Dataset entries
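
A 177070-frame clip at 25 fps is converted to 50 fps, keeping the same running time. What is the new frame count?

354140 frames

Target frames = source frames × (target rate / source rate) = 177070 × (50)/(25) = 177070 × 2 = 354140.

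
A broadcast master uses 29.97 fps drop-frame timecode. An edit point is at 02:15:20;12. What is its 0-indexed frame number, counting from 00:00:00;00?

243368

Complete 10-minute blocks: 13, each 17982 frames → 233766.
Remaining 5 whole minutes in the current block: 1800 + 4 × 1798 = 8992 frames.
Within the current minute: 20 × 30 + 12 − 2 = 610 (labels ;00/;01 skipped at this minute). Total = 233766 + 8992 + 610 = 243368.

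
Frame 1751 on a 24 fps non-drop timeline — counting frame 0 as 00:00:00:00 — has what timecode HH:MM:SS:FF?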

--

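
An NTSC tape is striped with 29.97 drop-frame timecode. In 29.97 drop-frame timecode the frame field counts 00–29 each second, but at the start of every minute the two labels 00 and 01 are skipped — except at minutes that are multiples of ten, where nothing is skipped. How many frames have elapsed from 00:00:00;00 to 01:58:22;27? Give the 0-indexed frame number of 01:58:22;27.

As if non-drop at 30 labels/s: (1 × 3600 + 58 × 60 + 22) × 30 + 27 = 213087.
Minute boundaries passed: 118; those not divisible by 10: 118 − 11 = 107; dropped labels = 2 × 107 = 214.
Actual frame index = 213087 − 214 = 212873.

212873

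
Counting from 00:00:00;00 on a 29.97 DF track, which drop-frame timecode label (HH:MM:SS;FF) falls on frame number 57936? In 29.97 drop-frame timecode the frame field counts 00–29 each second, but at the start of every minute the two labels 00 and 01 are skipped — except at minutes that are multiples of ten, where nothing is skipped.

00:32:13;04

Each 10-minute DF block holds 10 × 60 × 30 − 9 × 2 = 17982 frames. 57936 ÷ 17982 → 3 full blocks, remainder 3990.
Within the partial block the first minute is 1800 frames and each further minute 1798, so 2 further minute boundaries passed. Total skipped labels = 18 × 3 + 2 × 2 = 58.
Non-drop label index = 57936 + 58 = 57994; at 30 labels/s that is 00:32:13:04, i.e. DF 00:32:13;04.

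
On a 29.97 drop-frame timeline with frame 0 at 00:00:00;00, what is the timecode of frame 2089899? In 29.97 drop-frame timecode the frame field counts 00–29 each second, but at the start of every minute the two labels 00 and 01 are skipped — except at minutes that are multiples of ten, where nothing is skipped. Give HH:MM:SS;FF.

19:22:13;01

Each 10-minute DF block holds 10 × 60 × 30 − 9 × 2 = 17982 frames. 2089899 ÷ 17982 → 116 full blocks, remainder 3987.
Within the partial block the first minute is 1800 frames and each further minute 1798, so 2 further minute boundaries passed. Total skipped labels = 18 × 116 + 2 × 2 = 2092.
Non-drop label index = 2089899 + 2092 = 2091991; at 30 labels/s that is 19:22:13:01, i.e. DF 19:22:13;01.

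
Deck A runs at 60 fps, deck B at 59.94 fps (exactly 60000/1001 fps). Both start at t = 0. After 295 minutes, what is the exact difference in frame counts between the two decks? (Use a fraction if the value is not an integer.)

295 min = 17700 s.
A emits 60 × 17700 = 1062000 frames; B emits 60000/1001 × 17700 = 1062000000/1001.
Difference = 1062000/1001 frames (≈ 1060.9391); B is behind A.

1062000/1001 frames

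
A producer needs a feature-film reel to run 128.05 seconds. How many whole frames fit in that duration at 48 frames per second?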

▶ _Activity_
Beginning at the line with "Deck A runs" and ending at the line with "A producer needs", reproduce each line of the data above exactly, and add no other lines.

▶ _Task response_
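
Deck A runs at 60 fps, deck B at 59.94 fps (exactly 60000/1001 fps). Both start at t = 0. After 295 minutes, what is the exact difference in frame counts between the two decks? (Use a fraction if the value is not an integer.)

295 min = 17700 s.
A emits 60 × 17700 = 1062000 frames; B emits 60000/1001 × 17700 = 1062000000/1001.
Difference = 1062000/1001 frames (≈ 1060.9391); B is behind A.

1062000/1001 frames

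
A producer needs a feature-film reel to run 128.05 seconds. How many whole frames fit in that duration at 48 frames per second?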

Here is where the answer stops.